__Exercise instructions__. Filter the material below so that only lines containing "right" remain.

__Supplied entries__.
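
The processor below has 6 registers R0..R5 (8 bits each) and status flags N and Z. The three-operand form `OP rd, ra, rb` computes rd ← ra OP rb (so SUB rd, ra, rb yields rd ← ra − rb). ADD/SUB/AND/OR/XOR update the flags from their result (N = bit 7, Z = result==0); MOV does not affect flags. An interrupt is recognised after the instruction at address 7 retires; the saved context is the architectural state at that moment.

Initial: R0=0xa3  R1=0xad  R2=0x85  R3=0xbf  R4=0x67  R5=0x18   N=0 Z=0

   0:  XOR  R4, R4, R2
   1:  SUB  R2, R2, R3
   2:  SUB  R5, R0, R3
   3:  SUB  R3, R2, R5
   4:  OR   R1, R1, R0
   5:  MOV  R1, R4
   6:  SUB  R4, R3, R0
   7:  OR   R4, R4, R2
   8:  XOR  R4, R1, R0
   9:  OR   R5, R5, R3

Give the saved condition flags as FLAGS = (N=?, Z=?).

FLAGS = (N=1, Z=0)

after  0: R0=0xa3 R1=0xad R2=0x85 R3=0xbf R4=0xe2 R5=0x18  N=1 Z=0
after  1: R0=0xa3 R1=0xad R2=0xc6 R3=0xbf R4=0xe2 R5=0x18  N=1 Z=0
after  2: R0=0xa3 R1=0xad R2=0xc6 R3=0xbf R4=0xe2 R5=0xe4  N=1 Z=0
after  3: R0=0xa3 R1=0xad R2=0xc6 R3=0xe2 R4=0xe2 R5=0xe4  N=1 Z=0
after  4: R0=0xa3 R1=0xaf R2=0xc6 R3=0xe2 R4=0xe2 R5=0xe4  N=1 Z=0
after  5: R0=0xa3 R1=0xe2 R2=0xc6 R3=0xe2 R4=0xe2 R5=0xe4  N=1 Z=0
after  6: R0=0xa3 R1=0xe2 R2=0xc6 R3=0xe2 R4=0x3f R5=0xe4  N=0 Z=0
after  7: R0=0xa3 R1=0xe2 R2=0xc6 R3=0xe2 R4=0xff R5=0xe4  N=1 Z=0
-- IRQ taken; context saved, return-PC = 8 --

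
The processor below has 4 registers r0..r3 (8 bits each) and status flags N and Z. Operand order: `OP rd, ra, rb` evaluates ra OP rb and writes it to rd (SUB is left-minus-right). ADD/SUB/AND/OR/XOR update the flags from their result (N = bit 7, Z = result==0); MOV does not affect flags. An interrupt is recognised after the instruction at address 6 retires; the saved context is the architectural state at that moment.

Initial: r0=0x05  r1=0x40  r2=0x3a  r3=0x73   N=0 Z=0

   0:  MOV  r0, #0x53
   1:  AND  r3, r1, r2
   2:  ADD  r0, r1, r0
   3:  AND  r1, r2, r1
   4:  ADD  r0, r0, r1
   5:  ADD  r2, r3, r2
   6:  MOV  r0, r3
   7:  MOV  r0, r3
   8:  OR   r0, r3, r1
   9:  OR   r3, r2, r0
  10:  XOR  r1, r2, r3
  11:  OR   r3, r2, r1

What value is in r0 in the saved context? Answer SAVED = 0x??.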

...

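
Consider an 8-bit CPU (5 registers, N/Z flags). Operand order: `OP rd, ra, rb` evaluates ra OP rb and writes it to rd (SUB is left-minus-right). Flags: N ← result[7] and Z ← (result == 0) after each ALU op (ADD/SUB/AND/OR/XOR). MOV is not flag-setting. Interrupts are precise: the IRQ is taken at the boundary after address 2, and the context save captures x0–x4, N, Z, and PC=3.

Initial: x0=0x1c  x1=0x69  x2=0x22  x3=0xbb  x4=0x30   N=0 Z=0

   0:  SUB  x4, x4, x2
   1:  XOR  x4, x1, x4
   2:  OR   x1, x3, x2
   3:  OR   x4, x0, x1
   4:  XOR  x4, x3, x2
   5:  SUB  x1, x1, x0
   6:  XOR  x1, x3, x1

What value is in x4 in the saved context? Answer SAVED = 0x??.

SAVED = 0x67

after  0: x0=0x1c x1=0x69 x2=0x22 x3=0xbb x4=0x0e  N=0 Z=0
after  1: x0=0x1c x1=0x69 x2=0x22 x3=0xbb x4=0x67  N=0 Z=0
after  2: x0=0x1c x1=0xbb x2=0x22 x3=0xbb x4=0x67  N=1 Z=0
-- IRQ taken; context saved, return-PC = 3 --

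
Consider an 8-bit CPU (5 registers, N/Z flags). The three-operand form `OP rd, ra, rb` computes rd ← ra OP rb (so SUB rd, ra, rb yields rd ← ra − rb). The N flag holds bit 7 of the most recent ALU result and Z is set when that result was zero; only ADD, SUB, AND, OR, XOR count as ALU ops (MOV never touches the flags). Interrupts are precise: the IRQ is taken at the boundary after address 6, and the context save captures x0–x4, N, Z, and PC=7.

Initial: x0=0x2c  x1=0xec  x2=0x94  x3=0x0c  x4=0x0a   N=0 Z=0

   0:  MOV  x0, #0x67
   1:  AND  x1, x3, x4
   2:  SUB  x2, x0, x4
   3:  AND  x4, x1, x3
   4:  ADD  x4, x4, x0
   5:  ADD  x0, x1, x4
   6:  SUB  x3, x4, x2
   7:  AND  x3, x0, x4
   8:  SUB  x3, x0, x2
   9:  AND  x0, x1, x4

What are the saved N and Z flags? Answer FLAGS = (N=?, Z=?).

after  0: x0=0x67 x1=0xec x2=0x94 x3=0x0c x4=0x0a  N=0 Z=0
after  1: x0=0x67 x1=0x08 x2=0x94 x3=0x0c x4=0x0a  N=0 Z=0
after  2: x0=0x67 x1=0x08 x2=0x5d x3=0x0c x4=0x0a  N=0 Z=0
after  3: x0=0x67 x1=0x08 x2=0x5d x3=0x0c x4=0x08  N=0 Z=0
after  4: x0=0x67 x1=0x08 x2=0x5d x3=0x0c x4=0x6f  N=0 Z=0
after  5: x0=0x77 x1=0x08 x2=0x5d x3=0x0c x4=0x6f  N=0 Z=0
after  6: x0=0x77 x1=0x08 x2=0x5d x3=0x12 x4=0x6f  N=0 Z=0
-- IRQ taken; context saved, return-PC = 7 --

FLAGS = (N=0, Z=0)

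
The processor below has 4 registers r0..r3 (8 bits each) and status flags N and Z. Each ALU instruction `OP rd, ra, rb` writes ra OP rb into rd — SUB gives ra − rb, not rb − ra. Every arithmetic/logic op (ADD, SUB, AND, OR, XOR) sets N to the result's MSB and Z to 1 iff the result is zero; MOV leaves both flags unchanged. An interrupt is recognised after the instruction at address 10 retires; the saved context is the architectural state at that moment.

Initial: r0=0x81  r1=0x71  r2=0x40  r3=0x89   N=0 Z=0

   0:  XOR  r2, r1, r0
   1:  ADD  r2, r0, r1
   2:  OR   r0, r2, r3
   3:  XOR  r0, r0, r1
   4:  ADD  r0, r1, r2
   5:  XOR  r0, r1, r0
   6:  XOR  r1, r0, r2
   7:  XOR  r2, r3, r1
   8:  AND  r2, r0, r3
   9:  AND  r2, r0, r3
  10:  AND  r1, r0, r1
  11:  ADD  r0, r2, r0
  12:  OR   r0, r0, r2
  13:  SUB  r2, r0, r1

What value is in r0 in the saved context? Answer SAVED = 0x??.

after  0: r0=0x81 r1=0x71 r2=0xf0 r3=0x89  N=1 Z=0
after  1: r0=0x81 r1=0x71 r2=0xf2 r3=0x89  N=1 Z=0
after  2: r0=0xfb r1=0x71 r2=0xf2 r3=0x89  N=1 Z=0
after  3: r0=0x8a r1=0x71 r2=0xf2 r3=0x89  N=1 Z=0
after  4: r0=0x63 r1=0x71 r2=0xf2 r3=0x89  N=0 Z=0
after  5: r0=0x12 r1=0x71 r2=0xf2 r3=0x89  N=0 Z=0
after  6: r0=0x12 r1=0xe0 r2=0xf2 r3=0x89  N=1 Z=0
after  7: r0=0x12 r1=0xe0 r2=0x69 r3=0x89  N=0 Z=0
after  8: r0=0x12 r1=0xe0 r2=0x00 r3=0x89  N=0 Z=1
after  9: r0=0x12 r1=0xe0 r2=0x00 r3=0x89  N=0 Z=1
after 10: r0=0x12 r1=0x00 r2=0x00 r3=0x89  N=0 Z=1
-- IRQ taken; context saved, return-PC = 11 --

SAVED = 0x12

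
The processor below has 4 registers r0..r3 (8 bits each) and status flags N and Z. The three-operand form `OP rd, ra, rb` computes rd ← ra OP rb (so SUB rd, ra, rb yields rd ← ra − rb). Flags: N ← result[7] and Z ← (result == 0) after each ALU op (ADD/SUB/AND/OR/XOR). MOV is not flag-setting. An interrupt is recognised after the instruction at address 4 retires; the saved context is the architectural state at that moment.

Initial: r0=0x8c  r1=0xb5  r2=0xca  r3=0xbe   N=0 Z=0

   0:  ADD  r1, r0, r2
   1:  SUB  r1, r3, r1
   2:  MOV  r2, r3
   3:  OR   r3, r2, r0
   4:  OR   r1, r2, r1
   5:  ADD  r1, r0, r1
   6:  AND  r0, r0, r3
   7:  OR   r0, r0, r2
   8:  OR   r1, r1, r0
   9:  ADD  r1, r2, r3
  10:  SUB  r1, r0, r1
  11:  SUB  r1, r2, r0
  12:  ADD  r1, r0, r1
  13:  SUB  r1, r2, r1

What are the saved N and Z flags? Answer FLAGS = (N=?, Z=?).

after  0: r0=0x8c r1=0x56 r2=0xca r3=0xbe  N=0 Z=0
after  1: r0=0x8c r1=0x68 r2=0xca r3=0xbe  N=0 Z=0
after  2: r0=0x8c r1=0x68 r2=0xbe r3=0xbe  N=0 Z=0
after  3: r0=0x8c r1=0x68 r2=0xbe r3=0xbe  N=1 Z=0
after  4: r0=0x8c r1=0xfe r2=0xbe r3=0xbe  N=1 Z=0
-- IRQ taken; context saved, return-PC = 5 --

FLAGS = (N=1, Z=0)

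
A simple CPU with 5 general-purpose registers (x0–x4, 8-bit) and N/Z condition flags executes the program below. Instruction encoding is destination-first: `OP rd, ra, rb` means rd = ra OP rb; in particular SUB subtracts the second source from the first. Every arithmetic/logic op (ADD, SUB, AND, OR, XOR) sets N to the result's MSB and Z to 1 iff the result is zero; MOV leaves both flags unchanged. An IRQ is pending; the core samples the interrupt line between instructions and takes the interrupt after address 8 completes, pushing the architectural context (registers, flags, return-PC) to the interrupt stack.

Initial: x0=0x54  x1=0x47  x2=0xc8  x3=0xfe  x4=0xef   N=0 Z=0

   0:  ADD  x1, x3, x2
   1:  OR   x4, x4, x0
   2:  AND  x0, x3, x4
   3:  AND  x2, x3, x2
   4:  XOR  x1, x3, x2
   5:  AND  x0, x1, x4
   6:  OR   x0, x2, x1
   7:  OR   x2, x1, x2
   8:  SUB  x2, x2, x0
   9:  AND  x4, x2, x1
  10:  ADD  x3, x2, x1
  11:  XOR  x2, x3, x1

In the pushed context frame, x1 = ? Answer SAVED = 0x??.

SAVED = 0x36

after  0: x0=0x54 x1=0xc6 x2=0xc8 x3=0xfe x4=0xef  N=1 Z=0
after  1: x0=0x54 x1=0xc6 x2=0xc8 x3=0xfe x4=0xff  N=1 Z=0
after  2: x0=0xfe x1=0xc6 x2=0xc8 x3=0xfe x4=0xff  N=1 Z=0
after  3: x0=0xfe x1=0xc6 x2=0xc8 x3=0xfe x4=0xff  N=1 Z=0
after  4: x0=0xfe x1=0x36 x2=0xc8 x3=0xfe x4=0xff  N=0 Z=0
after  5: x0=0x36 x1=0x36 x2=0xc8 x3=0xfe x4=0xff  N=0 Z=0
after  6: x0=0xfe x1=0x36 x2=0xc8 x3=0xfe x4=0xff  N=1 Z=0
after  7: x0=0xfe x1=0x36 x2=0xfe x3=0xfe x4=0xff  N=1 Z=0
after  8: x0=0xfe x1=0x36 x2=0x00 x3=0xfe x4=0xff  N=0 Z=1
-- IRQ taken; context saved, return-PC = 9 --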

==

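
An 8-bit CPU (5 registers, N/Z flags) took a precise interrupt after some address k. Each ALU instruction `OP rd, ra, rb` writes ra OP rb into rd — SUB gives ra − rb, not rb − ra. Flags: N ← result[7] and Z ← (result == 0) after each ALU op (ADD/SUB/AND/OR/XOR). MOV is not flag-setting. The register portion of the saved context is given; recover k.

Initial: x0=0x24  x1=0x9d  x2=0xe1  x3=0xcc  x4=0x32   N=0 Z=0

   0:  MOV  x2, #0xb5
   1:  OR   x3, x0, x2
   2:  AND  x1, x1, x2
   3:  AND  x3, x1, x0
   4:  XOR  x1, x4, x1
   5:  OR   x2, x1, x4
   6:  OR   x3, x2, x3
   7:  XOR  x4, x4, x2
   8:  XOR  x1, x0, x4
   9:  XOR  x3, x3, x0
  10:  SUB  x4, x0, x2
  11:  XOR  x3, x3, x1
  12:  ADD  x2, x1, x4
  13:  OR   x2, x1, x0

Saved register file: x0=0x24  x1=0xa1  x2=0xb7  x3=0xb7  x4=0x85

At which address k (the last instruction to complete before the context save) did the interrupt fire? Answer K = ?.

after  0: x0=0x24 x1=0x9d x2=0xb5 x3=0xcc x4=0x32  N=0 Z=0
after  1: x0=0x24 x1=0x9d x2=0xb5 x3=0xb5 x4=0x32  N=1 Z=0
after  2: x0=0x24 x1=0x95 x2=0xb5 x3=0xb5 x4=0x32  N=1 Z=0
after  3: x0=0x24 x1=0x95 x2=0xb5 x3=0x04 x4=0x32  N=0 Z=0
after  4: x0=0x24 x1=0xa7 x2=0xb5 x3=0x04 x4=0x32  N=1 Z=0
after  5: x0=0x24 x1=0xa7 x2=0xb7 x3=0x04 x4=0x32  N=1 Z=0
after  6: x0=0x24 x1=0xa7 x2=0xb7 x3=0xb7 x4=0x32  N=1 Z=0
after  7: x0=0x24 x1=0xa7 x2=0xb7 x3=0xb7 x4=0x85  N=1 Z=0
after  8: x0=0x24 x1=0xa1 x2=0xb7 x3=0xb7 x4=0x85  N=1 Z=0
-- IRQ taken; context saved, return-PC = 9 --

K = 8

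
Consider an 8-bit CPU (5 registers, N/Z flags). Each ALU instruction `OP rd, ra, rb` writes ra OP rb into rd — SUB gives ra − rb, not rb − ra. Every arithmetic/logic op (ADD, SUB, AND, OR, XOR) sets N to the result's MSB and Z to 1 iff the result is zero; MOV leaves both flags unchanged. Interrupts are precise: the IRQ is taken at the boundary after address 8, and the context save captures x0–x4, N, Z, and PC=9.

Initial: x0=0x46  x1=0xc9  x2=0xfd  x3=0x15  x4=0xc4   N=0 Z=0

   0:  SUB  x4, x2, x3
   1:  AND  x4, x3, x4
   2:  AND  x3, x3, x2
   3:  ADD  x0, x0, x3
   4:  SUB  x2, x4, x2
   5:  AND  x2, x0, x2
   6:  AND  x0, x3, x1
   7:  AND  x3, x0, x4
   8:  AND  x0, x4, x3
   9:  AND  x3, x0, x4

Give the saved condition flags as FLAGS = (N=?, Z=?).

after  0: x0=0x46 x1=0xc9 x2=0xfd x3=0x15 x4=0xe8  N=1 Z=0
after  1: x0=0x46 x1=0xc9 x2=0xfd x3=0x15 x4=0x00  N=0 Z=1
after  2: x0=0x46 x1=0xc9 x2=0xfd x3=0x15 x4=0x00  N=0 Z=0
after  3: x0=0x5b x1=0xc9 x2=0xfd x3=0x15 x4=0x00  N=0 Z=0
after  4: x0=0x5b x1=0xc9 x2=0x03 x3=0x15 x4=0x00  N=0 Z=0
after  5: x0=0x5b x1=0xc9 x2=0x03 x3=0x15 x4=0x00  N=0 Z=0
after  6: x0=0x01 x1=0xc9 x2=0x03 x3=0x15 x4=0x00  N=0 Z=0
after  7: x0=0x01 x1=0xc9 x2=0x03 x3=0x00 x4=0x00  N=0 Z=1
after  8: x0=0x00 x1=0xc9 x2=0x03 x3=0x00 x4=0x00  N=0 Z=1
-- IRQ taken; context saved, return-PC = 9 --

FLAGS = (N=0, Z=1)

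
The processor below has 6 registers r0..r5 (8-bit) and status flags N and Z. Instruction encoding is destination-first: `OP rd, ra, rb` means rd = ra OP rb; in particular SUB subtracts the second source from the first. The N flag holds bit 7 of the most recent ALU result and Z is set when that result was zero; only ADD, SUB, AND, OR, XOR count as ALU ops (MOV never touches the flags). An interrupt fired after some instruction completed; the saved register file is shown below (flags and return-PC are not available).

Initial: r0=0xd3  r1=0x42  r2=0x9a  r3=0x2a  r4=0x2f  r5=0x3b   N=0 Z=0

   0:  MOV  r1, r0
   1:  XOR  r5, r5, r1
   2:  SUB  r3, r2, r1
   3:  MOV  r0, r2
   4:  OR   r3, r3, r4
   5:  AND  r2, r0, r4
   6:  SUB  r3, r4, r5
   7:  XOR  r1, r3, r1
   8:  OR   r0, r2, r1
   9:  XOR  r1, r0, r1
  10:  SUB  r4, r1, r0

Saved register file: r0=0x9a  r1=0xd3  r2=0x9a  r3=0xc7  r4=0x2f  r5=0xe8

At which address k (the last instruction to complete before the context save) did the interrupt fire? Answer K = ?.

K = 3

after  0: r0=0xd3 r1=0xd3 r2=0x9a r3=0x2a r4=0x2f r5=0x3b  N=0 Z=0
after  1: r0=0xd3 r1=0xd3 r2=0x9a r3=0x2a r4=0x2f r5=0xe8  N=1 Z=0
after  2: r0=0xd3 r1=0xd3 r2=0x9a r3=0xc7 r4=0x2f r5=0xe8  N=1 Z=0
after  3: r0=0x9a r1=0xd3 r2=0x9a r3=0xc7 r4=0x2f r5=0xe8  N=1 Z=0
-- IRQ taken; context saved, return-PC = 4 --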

__Expected answer__.
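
The processor below has 4 registers r0..r3 (8 bits each) and status flags N and Z. Operand order: `OP rd, ra, rb` evaluates ra OP rb and writes it to rd (SUB is left-minus-right). ADD/SUB/AND/OR/XOR update the flags from their result (N = bit 7, Z = result==0); MOV does not affect flags. An interrupt is recognised after the instruction at address 6 retires; the saved context is the architectural state at that moment.
Consider an 8-bit CPU (5 registers, N/Z flags). Operand order: `OP rd, ra, rb` evaluates ra OP rb and writes it to rd (SUB is left-minus-right). Flags: N ← result[7] and Z ← (result == 0) after each ALU op (ADD/SUB/AND/OR/XOR). MOV is not flag-setting. Interrupts are precise: the IRQ is taken at the boundary after address 2, and the context save captures x0–x4, N, Z, and PC=3.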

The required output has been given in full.